Brief
What is needed is an exact copy of every record.

Collected data entries

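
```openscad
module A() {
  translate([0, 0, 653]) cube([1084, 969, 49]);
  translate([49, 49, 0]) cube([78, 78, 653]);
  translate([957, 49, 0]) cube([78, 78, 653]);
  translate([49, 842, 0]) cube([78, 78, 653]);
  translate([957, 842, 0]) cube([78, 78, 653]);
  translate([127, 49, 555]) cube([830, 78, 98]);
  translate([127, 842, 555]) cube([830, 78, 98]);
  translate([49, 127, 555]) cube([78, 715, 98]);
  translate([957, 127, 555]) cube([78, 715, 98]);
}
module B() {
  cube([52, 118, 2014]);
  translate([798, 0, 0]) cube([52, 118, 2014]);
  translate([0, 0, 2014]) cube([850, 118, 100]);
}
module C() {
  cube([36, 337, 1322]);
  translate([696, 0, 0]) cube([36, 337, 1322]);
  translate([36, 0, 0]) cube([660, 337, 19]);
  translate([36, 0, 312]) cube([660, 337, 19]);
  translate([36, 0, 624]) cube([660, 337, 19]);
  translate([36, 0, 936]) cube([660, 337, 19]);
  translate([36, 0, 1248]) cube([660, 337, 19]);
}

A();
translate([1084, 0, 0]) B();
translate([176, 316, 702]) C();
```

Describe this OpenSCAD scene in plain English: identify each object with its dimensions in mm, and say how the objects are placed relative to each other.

A is a table: top 1084 mm (x) × 969 mm (y), 49 mm thick, upper face at z = 702 mm, on four 78×78 mm square legs, each inset 49 mm from the nearest pair of top edges, running from z = 0 to the bottom of the top. Four apron rails, 78 mm thick and 98 mm tall, run between adjacent legs with their top edges flush with the underside of the top and their outer faces flush with the legs' outer faces.

B is a rectangular door frame: two vertical jambs of 52×118 mm section, 2014 mm tall, with a clear opening 746 mm wide between their inner faces. A header 100 mm tall and 118 mm deep lies on top of the jambs and spans the full outside width.

C is a bookshelf 732 mm wide overall, 337 mm deep and 1322 mm tall. The two sides are 36 mm thick vertical panels. 5 horizontal shelves of 19 mm thickness span between the inner faces of the sides; the lowest shelf sits on the floor and shelves are stacked with a clear vertical gap of 293 mm between each pair.

The door frame is against the table's +x side, with their −y faces flush. The bookshelf is on top of the table, centred.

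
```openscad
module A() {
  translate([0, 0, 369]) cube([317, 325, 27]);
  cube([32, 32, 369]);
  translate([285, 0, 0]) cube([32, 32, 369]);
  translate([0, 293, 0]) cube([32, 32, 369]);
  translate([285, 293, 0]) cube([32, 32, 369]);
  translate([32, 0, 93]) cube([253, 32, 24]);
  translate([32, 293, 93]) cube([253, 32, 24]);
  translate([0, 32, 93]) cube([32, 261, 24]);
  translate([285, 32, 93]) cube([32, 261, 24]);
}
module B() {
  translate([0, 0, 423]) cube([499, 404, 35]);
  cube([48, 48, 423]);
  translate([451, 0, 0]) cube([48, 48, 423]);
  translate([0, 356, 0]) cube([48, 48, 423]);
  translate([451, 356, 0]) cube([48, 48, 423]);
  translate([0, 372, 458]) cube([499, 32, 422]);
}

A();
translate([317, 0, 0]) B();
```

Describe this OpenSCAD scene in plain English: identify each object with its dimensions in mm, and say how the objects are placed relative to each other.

A is a simple wooden stool: a rectangular seat 317 mm (x) by 325 mm (y), 27 mm thick, top face at z = 396 mm, on four square legs, each 32×32 mm in cross-section. The legs rest on z = 0, each flush with a corner of the seat. Four stretchers, 32 mm wide and 24 mm tall, connect adjacent legs with their undersides at z = 93 mm, each running between the inner faces of the legs it joins and aligned with the legs' outer faces on the other axis.

B is a chair. The seat is a 499×404×35 mm slab with its top at z = 458 mm, on four 48×48 mm corner legs (flush with the seat edges, standing on z = 0). A flat backrest 32 mm thick, 422 mm tall, spans the full seat width and rises from the seat top along its +y edge, rear face flush with the rear of the seat.

The chair is against the stool's +x side, with their −y faces flush.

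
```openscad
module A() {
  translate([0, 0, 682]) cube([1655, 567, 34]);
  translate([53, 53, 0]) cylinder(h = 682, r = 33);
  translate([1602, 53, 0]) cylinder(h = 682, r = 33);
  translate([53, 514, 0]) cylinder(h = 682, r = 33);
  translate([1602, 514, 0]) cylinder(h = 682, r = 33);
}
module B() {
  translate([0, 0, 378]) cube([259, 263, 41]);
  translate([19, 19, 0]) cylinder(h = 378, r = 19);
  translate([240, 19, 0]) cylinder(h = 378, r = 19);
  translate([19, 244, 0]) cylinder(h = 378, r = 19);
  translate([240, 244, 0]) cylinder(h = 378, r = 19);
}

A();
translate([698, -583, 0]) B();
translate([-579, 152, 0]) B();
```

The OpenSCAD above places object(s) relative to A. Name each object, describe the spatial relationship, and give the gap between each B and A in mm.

Each stool's nearest face is 320 mm from the table's bounding box.

A is a table. B is a stool. Two stools sit around the table at the −y, −x sides. The gap between each stool and the table is 320 mm.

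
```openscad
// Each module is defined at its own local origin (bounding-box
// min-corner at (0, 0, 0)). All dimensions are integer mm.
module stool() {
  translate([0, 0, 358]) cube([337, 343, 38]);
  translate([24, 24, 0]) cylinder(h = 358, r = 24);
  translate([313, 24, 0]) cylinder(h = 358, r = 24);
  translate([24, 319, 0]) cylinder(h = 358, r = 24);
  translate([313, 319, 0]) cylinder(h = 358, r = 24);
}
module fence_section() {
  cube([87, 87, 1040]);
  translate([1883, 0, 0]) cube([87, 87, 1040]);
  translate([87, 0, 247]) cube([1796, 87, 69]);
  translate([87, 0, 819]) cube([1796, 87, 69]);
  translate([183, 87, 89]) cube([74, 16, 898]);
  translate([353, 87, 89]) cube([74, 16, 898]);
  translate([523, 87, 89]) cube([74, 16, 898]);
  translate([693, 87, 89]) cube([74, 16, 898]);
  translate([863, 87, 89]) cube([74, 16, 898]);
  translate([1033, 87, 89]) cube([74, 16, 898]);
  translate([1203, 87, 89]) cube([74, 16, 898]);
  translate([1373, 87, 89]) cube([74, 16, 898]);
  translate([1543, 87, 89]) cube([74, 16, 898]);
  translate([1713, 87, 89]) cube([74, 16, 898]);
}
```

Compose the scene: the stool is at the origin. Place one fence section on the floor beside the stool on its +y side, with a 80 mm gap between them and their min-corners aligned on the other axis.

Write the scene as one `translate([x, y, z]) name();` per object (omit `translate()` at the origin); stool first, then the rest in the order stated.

stool();
translate([0, 423, 0]) fence_section();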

Result below
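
```openscad
module A() {
  translate([0, 0, 653]) cube([1084, 969, 49]);
  translate([49, 49, 0]) cube([78, 78, 653]);
  translate([957, 49, 0]) cube([78, 78, 653]);
  translate([49, 842, 0]) cube([78, 78, 653]);
  translate([957, 842, 0]) cube([78, 78, 653]);
  translate([127, 49, 555]) cube([830, 78, 98]);
  translate([127, 842, 555]) cube([830, 78, 98]);
  translate([49, 127, 555]) cube([78, 715, 98]);
  translate([957, 127, 555]) cube([78, 715, 98]);
}
module B() {
  cube([52, 118, 2014]);
  translate([798, 0, 0]) cube([52, 118, 2014]);
  translate([0, 0, 2014]) cube([850, 118, 100]);
}
module C() {
  cube([36, 337, 1322]);
  translate([696, 0, 0]) cube([36, 337, 1322]);
  translate([36, 0, 0]) cube([660, 337, 19]);
  translate([36, 0, 312]) cube([660, 337, 19]);
  translate([36, 0, 624]) cube([660, 337, 19]);
  translate([36, 0, 936]) cube([660, 337, 19]);
  translate([36, 0, 1248]) cube([660, 337, 19]);
}

A();
translate([1084, 0, 0]) B();
translate([176, 316, 702]) C();
```

Describe this OpenSCAD scene in plain English: identify each object with its dimensions in mm, and say how the objects are placed relative to each other.

A is a table: top 1084 mm (x) × 969 mm (y), 49 mm thick, upper face at z = 702 mm, on four 78×78 mm square legs, each inset 49 mm from the nearest pair of top edges, running from z = 0 to the bottom of the top. Four apron rails, 78 mm thick and 98 mm tall, run between adjacent legs with their top edges flush with the underside of the top and their outer faces flush with the legs' outer faces.

B is a rectangular door frame: two vertical jambs of 52×118 mm section, 2014 mm tall, with a clear opening 746 mm wide between their inner faces. A header 100 mm tall and 118 mm deep lies on top of the jambs and spans the full outside width.

C is a bookshelf 732 mm wide overall, 337 mm deep and 1322 mm tall. The two sides are 36 mm thick vertical panels. 5 horizontal shelves of 19 mm thickness span between the inner faces of the sides; the lowest shelf sits on the floor and shelves are stacked with a clear vertical gap of 293 mm between each pair.

The door frame is against the table's +x side, with their −y faces flush. The bookshelf is on top of the table, centred.

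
```openscad
module A() {
  translate([0, 0, 369]) cube([317, 325, 27]);
  cube([32, 32, 369]);
  translate([285, 0, 0]) cube([32, 32, 369]);
  translate([0, 293, 0]) cube([32, 32, 369]);
  translate([285, 293, 0]) cube([32, 32, 369]);
  translate([32, 0, 93]) cube([253, 32, 24]);
  translate([32, 293, 93]) cube([253, 32, 24]);
  translate([0, 32, 93]) cube([32, 261, 24]);
  translate([285, 32, 93]) cube([32, 261, 24]);
}
module B() {
  translate([0, 0, 423]) cube([499, 404, 35]);
  cube([48, 48, 423]);
  translate([451, 0, 0]) cube([48, 48, 423]);
  translate([0, 356, 0]) cube([48, 48, 423]);
  translate([451, 356, 0]) cube([48, 48, 423]);
  translate([0, 372, 458]) cube([499, 32, 422]);
}

A();
translate([317, 0, 0]) B();
```

Describe this OpenSCAD scene in plain English: identify each object with its dimensions in mm, and say how the objects are placed relative to each other.

A is a simple wooden stool: a rectangular seat 317 mm (x) by 325 mm (y), 27 mm thick, top face at z = 396 mm, on four square legs, each 32×32 mm in cross-section. The legs rest on z = 0, each flush with a corner of the seat. Four stretchers, 32 mm wide and 24 mm tall, connect adjacent legs with their undersides at z = 93 mm, each running between the inner faces of the legs it joins and aligned with the legs' outer faces on the other axis.

B is a chair. The seat is a 499×404×35 mm slab with its top at z = 458 mm, on four 48×48 mm corner legs (flush with the seat edges, standing on z = 0). A flat backrest 32 mm thick, 422 mm tall, spans the full seat width and rises from the seat top along its +y edge, rear face flush with the rear of the seat.

The chair is against the stool's +x side, with their −y faces flush.

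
```openscad
module A() {
  translate([0, 0, 682]) cube([1655, 567, 34]);
  translate([53, 53, 0]) cylinder(h = 682, r = 33);
  translate([1602, 53, 0]) cylinder(h = 682, r = 33);
  translate([53, 514, 0]) cylinder(h = 682, r = 33);
  translate([1602, 514, 0]) cylinder(h = 682, r = 33);
}
module B() {
  translate([0, 0, 378]) cube([259, 263, 41]);
  translate([19, 19, 0]) cylinder(h = 378, r = 19);
  translate([240, 19, 0]) cylinder(h = 378, r = 19);
  translate([19, 244, 0]) cylinder(h = 378, r = 19);
  translate([240, 244, 0]) cylinder(h = 378, r = 19);
}

A();
translate([698, -583, 0]) B();
translate([-579, 152, 0]) B();
```

The OpenSCAD above places object(s) relative to A. Name each object, describe the spatial relationship, and give the gap between each B and A in mm.

Each stool's nearest face is 320 mm from the table's bounding box.

A is a table. B is a stool. Two stools sit around the table at the −y, −x sides. The gap between each stool and the table is 320 mm.

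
```openscad
// Each module is defined at its own local origin (bounding-box
// min-corner at (0, 0, 0)). All dimensions are integer mm.
module stool() {
  translate([0, 0, 358]) cube([337, 343, 38]);
  translate([24, 24, 0]) cylinder(h = 358, r = 24);
  translate([313, 24, 0]) cylinder(h = 358, r = 24);
  translate([24, 319, 0]) cylinder(h = 358, r = 24);
  translate([313, 319, 0]) cylinder(h = 358, r = 24);
}
module fence_section() {
  cube([87, 87, 1040]);
  translate([1883, 0, 0]) cube([87, 87, 1040]);
  translate([87, 0, 247]) cube([1796, 87, 69]);
  translate([87, 0, 819]) cube([1796, 87, 69]);
  translate([183, 87, 89]) cube([74, 16, 898]);
  translate([353, 87, 89]) cube([74, 16, 898]);
  translate([523, 87, 89]) cube([74, 16, 898]);
  translate([693, 87, 89]) cube([74, 16, 898]);
  translate([863, 87, 89]) cube([74, 16, 898]);
  translate([1033, 87, 89]) cube([74, 16, 898]);
  translate([1203, 87, 89]) cube([74, 16, 898]);
  translate([1373, 87, 89]) cube([74, 16, 898]);
  translate([1543, 87, 89]) cube([74, 16, 898]);
  translate([1713, 87, 89]) cube([74, 16, 898]);
}
```

Compose the scene: the stool is at the origin. Place one fence section on the floor beside the stool on its +y side, with a 80 mm gap between them and their min-corners aligned on the other axis.

Write the scene as one `translate([x, y, z]) name();` per object (omit `translate()` at the origin); stool first, then the rest in the order stated.

stool();
translate([0, 423, 0]) fence_section();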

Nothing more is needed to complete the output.